┏━━

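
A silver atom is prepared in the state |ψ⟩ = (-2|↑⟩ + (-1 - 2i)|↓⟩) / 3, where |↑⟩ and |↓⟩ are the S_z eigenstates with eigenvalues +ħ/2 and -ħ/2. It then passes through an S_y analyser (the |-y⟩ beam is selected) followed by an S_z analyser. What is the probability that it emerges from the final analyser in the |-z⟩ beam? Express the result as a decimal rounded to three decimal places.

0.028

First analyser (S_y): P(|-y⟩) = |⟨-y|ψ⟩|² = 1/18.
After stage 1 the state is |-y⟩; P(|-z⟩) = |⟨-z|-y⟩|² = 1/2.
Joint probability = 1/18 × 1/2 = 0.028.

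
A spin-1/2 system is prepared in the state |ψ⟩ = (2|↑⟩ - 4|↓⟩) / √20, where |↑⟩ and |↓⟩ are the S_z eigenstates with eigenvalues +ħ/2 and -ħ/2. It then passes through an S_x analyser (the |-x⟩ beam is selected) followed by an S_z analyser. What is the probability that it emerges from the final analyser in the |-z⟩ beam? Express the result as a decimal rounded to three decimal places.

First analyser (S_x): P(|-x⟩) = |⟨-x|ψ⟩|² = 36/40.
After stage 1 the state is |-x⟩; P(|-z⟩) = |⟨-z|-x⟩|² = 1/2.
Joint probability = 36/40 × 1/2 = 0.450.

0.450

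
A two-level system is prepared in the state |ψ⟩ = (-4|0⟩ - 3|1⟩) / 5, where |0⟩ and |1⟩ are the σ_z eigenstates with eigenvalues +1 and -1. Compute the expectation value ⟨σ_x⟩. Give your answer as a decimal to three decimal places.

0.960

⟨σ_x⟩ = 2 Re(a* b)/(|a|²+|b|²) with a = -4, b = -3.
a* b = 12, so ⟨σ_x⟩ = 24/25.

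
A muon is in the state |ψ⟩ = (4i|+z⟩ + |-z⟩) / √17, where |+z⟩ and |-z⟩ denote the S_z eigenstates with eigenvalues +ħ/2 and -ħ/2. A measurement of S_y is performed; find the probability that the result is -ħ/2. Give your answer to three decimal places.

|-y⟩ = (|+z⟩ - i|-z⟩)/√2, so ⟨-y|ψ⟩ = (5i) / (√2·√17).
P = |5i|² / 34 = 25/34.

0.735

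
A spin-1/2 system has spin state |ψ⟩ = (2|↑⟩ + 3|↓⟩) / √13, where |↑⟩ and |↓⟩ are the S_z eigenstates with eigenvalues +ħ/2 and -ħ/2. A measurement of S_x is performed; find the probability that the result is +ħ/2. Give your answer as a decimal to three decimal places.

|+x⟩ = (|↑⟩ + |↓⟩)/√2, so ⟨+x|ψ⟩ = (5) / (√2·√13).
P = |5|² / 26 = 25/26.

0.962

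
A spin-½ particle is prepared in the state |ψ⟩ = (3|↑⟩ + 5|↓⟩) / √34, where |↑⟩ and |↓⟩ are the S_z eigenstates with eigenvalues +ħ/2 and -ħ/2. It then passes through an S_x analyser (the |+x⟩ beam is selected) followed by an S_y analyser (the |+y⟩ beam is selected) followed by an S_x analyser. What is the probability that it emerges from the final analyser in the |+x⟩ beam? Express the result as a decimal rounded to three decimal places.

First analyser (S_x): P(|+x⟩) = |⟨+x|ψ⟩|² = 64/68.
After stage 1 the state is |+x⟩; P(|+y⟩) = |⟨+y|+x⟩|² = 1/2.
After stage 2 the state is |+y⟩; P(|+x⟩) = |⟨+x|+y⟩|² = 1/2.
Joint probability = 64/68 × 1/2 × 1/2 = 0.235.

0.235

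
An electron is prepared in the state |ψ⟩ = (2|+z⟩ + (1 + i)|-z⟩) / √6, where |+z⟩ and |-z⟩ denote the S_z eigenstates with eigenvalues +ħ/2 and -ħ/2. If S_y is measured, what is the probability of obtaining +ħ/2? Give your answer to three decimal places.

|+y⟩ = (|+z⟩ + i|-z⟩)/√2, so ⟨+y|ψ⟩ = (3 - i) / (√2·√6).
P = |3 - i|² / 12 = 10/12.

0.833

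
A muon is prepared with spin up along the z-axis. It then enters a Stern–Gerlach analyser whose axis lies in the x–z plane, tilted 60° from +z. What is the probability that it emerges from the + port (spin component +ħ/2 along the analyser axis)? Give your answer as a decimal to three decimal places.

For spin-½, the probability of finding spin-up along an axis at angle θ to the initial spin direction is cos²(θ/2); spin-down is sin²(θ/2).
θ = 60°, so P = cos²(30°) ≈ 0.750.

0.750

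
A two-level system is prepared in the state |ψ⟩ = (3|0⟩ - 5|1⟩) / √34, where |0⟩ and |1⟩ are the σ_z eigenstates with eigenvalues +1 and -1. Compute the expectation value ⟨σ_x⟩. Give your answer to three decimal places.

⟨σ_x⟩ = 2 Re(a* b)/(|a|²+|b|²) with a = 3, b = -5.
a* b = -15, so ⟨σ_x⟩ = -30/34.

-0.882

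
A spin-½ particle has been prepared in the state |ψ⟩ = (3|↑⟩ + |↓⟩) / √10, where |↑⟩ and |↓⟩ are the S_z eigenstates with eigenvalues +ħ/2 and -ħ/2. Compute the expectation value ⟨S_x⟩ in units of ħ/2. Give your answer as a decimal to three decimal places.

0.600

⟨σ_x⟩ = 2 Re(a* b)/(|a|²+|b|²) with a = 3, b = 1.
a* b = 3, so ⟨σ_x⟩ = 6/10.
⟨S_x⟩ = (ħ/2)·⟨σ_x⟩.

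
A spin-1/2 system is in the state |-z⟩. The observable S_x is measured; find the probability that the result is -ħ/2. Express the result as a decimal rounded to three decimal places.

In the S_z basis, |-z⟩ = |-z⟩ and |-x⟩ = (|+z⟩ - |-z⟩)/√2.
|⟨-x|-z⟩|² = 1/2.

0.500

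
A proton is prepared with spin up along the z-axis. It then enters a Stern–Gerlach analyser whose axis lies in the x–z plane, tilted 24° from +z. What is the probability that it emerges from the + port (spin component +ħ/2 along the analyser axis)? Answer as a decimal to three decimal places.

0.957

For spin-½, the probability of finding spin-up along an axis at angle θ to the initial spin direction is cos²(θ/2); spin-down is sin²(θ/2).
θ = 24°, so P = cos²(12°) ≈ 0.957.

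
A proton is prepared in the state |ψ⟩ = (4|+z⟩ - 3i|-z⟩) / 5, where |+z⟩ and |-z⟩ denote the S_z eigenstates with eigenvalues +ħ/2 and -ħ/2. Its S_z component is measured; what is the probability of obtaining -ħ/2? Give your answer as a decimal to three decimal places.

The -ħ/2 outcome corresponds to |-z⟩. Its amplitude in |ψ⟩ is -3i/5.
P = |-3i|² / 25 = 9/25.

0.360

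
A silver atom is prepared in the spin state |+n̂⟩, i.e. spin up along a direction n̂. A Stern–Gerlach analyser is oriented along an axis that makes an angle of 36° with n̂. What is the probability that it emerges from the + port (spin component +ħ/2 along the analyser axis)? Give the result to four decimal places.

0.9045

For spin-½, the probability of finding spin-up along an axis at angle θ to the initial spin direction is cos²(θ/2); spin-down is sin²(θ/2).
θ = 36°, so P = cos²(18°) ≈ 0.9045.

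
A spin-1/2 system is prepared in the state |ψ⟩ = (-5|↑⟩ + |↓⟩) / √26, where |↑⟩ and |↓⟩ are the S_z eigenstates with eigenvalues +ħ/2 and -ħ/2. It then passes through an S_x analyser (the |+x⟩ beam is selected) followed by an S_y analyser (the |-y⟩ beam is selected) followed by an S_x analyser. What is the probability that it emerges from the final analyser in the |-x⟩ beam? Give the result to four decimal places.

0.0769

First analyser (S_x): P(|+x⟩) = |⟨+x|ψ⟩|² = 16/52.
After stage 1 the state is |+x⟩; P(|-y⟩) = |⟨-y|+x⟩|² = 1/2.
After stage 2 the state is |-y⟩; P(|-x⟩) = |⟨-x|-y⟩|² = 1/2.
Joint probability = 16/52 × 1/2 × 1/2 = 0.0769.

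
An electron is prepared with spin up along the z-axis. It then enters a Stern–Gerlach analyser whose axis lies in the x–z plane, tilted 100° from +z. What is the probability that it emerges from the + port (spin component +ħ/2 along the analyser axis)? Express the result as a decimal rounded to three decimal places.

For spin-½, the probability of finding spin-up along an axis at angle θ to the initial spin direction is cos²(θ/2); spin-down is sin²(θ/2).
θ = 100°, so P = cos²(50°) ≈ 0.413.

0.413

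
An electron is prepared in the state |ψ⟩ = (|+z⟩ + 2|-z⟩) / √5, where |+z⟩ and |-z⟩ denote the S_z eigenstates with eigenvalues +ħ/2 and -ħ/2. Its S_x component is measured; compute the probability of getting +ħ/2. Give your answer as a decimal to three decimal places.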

┗━━
┏━━

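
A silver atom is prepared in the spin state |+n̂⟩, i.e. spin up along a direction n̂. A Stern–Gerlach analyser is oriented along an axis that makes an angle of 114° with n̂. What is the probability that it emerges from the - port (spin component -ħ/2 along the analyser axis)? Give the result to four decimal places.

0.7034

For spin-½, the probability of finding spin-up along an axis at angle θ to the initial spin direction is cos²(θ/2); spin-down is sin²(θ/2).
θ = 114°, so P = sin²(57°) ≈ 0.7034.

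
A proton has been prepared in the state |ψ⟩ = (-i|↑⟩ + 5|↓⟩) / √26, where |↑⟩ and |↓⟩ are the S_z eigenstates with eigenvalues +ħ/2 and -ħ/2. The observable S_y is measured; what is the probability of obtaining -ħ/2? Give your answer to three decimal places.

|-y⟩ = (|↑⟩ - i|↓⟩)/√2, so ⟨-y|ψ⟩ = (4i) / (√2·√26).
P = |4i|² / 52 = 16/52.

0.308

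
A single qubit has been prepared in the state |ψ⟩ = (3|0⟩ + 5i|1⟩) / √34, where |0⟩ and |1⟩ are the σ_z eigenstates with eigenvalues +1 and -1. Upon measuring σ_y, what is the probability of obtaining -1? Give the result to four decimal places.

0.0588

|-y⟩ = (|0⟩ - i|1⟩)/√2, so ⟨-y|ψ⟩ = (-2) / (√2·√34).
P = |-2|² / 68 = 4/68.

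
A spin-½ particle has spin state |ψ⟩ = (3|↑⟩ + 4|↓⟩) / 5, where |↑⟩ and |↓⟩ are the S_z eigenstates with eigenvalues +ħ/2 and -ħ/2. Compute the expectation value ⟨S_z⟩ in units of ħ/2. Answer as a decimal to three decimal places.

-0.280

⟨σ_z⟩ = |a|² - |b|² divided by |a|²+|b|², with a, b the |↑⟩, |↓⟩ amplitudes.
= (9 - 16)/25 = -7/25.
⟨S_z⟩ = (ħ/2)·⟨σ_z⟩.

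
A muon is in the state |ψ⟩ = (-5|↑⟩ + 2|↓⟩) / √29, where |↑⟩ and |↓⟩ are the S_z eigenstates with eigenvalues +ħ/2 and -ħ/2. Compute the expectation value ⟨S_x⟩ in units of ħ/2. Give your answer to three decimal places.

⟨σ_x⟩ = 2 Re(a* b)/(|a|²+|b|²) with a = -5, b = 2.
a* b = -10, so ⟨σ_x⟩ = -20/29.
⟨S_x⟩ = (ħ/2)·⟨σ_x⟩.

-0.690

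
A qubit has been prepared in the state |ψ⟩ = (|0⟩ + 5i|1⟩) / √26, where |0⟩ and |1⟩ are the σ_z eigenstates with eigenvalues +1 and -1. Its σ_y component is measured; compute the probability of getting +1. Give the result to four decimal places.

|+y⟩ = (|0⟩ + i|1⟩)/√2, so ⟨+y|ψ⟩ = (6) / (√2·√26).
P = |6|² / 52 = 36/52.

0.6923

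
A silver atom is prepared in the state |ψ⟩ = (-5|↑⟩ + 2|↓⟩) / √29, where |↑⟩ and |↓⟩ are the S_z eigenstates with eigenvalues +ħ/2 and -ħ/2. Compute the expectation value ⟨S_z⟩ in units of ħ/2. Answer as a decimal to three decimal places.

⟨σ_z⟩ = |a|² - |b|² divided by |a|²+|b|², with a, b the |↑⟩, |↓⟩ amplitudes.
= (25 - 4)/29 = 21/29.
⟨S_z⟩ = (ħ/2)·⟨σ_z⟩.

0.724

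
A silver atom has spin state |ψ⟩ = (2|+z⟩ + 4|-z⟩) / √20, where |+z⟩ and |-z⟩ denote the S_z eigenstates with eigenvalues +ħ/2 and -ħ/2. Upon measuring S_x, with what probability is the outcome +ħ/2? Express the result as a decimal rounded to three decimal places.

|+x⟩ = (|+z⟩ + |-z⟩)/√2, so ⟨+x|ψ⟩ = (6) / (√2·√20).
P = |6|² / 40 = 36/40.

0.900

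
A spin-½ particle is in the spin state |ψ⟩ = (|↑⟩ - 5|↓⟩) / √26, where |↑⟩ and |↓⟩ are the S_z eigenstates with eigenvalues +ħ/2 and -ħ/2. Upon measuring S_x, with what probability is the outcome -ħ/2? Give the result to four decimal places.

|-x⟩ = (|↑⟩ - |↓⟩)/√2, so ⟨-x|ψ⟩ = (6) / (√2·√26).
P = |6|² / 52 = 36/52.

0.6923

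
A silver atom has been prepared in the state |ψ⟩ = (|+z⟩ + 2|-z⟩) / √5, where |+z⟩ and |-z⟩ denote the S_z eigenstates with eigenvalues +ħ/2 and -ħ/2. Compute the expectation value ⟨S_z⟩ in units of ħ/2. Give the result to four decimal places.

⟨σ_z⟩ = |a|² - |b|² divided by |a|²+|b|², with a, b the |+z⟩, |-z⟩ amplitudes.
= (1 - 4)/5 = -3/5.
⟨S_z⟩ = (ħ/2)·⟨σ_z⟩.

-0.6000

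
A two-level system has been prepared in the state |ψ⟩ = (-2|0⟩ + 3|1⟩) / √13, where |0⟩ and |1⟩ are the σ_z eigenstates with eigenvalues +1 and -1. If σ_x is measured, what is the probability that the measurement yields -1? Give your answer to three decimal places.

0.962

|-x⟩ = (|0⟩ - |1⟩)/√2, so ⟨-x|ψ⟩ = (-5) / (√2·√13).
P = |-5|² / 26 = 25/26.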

┗━━
┏━━

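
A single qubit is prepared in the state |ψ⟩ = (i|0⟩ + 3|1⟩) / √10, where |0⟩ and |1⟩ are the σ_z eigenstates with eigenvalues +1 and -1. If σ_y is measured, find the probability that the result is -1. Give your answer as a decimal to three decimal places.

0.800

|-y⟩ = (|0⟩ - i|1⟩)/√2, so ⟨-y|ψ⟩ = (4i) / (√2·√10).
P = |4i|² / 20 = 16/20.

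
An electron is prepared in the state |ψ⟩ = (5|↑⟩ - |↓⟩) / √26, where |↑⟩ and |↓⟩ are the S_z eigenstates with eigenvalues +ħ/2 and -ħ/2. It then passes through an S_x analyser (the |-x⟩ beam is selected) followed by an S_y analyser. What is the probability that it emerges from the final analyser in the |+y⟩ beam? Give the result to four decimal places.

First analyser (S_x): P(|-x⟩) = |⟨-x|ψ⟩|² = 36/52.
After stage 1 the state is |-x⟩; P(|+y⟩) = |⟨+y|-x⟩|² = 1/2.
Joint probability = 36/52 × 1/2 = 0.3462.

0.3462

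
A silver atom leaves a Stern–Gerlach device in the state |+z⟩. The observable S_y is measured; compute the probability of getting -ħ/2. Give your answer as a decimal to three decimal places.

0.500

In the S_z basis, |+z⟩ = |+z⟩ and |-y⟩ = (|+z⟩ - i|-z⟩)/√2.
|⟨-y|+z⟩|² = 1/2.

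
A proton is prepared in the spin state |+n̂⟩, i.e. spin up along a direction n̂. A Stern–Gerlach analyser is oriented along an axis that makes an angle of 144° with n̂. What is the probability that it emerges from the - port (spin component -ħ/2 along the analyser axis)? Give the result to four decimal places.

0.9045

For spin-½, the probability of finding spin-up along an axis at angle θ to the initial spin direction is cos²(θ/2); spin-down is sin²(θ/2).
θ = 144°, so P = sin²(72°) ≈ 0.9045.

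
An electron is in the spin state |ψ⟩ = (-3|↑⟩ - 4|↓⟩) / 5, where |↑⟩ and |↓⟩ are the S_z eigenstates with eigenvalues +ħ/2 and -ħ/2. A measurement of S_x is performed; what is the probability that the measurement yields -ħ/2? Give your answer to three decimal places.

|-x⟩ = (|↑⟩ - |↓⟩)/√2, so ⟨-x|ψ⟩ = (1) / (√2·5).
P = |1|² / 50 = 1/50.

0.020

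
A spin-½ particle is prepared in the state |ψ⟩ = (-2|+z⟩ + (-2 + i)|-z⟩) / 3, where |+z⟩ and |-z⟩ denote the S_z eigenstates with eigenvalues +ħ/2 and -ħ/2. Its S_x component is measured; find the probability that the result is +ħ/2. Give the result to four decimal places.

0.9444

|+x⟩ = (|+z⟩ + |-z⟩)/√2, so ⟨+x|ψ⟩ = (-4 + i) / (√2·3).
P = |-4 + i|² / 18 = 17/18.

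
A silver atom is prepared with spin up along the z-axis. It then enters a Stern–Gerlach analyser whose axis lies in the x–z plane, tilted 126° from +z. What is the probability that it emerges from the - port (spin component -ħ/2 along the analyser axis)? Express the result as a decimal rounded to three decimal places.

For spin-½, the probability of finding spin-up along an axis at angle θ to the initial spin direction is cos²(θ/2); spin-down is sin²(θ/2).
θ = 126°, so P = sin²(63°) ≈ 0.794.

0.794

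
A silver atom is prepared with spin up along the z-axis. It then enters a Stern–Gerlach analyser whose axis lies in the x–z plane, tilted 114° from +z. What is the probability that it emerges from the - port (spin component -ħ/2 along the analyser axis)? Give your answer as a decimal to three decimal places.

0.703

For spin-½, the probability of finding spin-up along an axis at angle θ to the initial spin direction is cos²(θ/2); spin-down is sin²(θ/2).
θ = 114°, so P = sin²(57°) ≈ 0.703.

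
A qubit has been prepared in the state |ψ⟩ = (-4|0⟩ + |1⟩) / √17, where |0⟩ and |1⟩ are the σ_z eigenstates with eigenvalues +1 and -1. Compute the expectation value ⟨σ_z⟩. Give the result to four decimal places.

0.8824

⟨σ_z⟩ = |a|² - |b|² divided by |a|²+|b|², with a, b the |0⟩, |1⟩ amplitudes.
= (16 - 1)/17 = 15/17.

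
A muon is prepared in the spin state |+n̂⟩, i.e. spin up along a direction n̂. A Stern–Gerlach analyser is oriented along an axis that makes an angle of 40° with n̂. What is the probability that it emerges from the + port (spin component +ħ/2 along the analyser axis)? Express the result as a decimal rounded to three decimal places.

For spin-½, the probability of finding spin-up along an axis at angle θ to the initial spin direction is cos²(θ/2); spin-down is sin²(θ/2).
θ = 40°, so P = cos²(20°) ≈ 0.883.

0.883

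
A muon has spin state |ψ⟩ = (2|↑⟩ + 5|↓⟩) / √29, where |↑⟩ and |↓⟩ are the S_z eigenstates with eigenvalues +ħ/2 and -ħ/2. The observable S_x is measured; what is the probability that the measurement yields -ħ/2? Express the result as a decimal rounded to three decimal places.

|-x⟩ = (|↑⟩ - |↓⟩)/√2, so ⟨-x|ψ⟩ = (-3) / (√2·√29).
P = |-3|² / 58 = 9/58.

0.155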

┗━━

Your goal
Out of the data above, set down the lines from the one with "angle of 36°" to the one with "An electron is prepared in the state |ψ⟩ = (|+z⟩", both included, exactly as written and with no additions.

Exercise solution
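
A silver atom is prepared in the spin state |+n̂⟩, i.e. spin up along a direction n̂. A Stern–Gerlach analyser is oriented along an axis that makes an angle of 36° with n̂. What is the probability that it emerges from the + port (spin component +ħ/2 along the analyser axis)? Give the result to four decimal places.

0.9045

For spin-½, the probability of finding spin-up along an axis at angle θ to the initial spin direction is cos²(θ/2); spin-down is sin²(θ/2).
θ = 36°, so P = cos²(18°) ≈ 0.9045.

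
A spin-1/2 system is prepared in the state |ψ⟩ = (-5|↑⟩ + |↓⟩) / √26, where |↑⟩ and |↓⟩ are the S_z eigenstates with eigenvalues +ħ/2 and -ħ/2. It then passes through an S_x analyser (the |+x⟩ beam is selected) followed by an S_y analyser (the |-y⟩ beam is selected) followed by an S_x analyser. What is the probability that it emerges from the final analyser in the |-x⟩ beam? Give the result to four decimal places.

0.0769

First analyser (S_x): P(|+x⟩) = |⟨+x|ψ⟩|² = 16/52.
After stage 1 the state is |+x⟩; P(|-y⟩) = |⟨-y|+x⟩|² = 1/2.
After stage 2 the state is |-y⟩; P(|-x⟩) = |⟨-x|-y⟩|² = 1/2.
Joint probability = 16/52 × 1/2 × 1/2 = 0.0769.

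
An electron is prepared with spin up along the z-axis. It then enters a Stern–Gerlach analyser whose axis lies in the x–z plane, tilted 100° from +z. What is the probability that it emerges from the + port (spin component +ħ/2 along the analyser axis)? Express the result as a decimal rounded to three decimal places.

For spin-½, the probability of finding spin-up along an axis at angle θ to the initial spin direction is cos²(θ/2); spin-down is sin²(θ/2).
θ = 100°, so P = cos²(50°) ≈ 0.413.

0.413

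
An electron is prepared in the state |ψ⟩ = (|+z⟩ + 2|-z⟩) / √5, where |+z⟩ and |-z⟩ denote the S_z eigenstates with eigenvalues +ħ/2 and -ħ/2. Its S_x component is measured; compute the probability of getting +ħ/2. Give your answer as a decimal to three decimal places.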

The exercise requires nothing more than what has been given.